+++ Records for the task +++

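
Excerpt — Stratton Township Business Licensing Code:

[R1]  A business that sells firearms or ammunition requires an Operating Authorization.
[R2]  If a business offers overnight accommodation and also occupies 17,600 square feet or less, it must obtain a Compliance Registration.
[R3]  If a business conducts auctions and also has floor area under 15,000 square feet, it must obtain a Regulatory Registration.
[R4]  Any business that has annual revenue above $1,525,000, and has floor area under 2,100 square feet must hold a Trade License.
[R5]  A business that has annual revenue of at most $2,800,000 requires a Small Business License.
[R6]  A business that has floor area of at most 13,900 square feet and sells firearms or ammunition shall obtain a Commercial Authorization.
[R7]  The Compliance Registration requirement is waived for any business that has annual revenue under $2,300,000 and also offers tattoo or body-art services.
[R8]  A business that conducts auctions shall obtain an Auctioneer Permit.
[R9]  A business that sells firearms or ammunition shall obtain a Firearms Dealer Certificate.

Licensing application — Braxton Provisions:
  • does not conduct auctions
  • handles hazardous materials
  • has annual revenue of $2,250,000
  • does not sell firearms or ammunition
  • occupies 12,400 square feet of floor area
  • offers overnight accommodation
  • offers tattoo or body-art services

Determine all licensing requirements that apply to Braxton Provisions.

[R1] does not sell firearms or ammunition → Operating Authorization not required.
[R2] offers overnight accommodation; floor area 12,400 square feet ≤ 17,600 square feet → Compliance Registration required.
[R3] does not conduct auctions; floor area 12,400 square feet < 15,000 square feet → Regulatory Registration not required.
[R4] revenue $2,250,000 > $1,525,000; floor area 12,400 square feet ≥ 2,100 square feet → Trade License not required.
[R5] revenue $2,250,000 ≤ $2,800,000 → Small Business License required.
[R6] floor area 12,400 square feet ≤ 13,900 square feet; does not sell firearms or ammunition → Commercial Authorization not required.
[R7] revenue $2,250,000 < $2,300,000; offers tattoo or body-art services → exempt from Compliance Registration.
[R8] does not conduct auctions → Auctioneer Permit not required.
[R9] does not sell firearms or ammunition → Firearms Dealer Certificate not required.

Small Business License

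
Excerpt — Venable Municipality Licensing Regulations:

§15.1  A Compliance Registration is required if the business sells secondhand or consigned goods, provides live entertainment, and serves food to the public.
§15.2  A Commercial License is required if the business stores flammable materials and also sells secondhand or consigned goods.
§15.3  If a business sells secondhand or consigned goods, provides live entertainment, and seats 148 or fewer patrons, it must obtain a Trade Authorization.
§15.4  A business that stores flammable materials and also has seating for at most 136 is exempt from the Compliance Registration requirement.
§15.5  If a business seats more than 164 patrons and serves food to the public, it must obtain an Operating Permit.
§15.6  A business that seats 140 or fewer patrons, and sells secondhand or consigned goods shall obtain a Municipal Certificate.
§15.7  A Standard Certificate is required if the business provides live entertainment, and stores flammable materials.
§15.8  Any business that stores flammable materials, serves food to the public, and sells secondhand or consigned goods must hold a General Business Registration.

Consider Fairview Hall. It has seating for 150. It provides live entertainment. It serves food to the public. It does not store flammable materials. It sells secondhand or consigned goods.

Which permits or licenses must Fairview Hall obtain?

Compliance Registration

§15.1 sells secondhand or consigned goods; provides live entertainment; serves food to the public → Compliance Registration required.
§15.2 does not store flammable materials; sells secondhand or consigned goods → Commercial License not required.
§15.3 sells secondhand or consigned goods; provides live entertainment; seating 150 > 148 → Trade Authorization not required.
§15.4 does not store flammable materials; seating 150 > 136 → Compliance Registration exemption does not apply.
§15.5 seating 150 ≤ 164; serves food to the public → Operating Permit not required.
§15.6 seating 150 > 140; sells secondhand or consigned goods → Municipal Certificate not required.
§15.7 provides live entertainment; does not store flammable materials → Standard Certificate not required.
§15.8 does not store flammable materials; serves food to the public; sells secondhand or consigned goods → General Business Registration not required.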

+++

**Exercise directions**
Your task is to repeat every entry exactly.

**Result of the exercise**
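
Excerpt — Stratton Township Business Licensing Code:

[R1]  A business that sells firearms or ammunition requires an Operating Authorization.
[R2]  If a business offers overnight accommodation and also occupies 17,600 square feet or less, it must obtain a Compliance Registration.
[R3]  If a business conducts auctions and also has floor area under 15,000 square feet, it must obtain a Regulatory Registration.
[R4]  Any business that has annual revenue above $1,525,000, and has floor area under 2,100 square feet must hold a Trade License.
[R5]  A business that has annual revenue of at most $2,800,000 requires a Small Business License.
[R6]  A business that has floor area of at most 13,900 square feet and sells firearms or ammunition shall obtain a Commercial Authorization.
[R7]  The Compliance Registration requirement is waived for any business that has annual revenue under $2,300,000 and also offers tattoo or body-art services.
[R8]  A business that conducts auctions shall obtain an Auctioneer Permit.
[R9]  A business that sells firearms or ammunition shall obtain a Firearms Dealer Certificate.

Licensing application — Braxton Provisions:
  • does not conduct auctions
  • handles hazardous materials
  • has annual revenue of $2,250,000
  • does not sell firearms or ammunition
  • occupies 12,400 square feet of floor area
  • offers overnight accommodation
  • offers tattoo or body-art services

Determine all licensing requirements that apply to Braxton Provisions.

[R1] does not sell firearms or ammunition → Operating Authorization not required.
[R2] offers overnight accommodation; floor area 12,400 square feet ≤ 17,600 square feet → Compliance Registration required.
[R3] does not conduct auctions; floor area 12,400 square feet < 15,000 square feet → Regulatory Registration not required.
[R4] revenue $2,250,000 > $1,525,000; floor area 12,400 square feet ≥ 2,100 square feet → Trade License not required.
[R5] revenue $2,250,000 ≤ $2,800,000 → Small Business License required.
[R6] floor area 12,400 square feet ≤ 13,900 square feet; does not sell firearms or ammunition → Commercial Authorization not required.
[R7] revenue $2,250,000 < $2,300,000; offers tattoo or body-art services → exempt from Compliance Registration.
[R8] does not conduct auctions → Auctioneer Permit not required.
[R9] does not sell firearms or ammunition → Firearms Dealer Certificate not required.

Small Business License

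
Excerpt — Venable Municipality Licensing Regulations:

§15.1  A Compliance Registration is required if the business sells secondhand or consigned goods, provides live entertainment, and serves food to the public.
§15.2  A Commercial License is required if the business stores flammable materials and also sells secondhand or consigned goods.
§15.3  If a business sells secondhand or consigned goods, provides live entertainment, and seats 148 or fewer patrons, it must obtain a Trade Authorization.
§15.4  A business that stores flammable materials and also has seating for at most 136 is exempt from the Compliance Registration requirement.
§15.5  If a business seats more than 164 patrons and serves food to the public, it must obtain an Operating Permit.
§15.6  A business that seats 140 or fewer patrons, and sells secondhand or consigned goods shall obtain a Municipal Certificate.
§15.7  A Standard Certificate is required if the business provides live entertainment, and stores flammable materials.
§15.8  Any business that stores flammable materials, serves food to the public, and sells secondhand or consigned goods must hold a General Business Registration.

Consider Fairview Hall. It has seating for 150. It provides live entertainment. It serves food to the public. It does not store flammable materials. It sells secondhand or consigned goods.

Which permits or licenses must Fairview Hall obtain?

Compliance Registration

§15.1 sells secondhand or consigned goods; provides live entertainment; serves food to the public → Compliance Registration required.
§15.2 does not store flammable materials; sells secondhand or consigned goods → Commercial License not required.
§15.3 sells secondhand or consigned goods; provides live entertainment; seating 150 > 148 → Trade Authorization not required.
§15.4 does not store flammable materials; seating 150 > 136 → Compliance Registration exemption does not apply.
§15.5 seating 150 ≤ 164; serves food to the public → Operating Permit not required.
§15.6 seating 150 > 140; sells secondhand or consigned goods → Municipal Certificate not required.
§15.7 provides live entertainment; does not store flammable materials → Standard Certificate not required.
§15.8 does not store flammable materials; serves food to the public; sells secondhand or consigned goods → General Business Registration not required.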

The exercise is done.